- Work order -
Transcribe the listing below exactly, leaving nothing out.

Supplied material START

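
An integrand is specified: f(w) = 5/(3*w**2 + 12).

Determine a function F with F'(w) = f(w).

An antiderivative is F(w) = 5*atan(w/2)/6.

Whatever form F(w) takes, F'(w) = f(w) is non-negotiable.
Check: d/dw[5*atan(w/2)/6] = 5/(3*w**2 + 12) = f(w).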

Supplied material END

- Answer space -
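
An integrand is specified: f(w) = 5/(3*w**2 + 12).

Determine a function F with F'(w) = f(w).

An antiderivative is F(w) = 5*atan(w/2)/6.

Whatever form F(w) takes, F'(w) = f(w) is non-negotiable.
Check: d/dw[5*atan(w/2)/6] = 5/(3*w**2 + 12) = f(w).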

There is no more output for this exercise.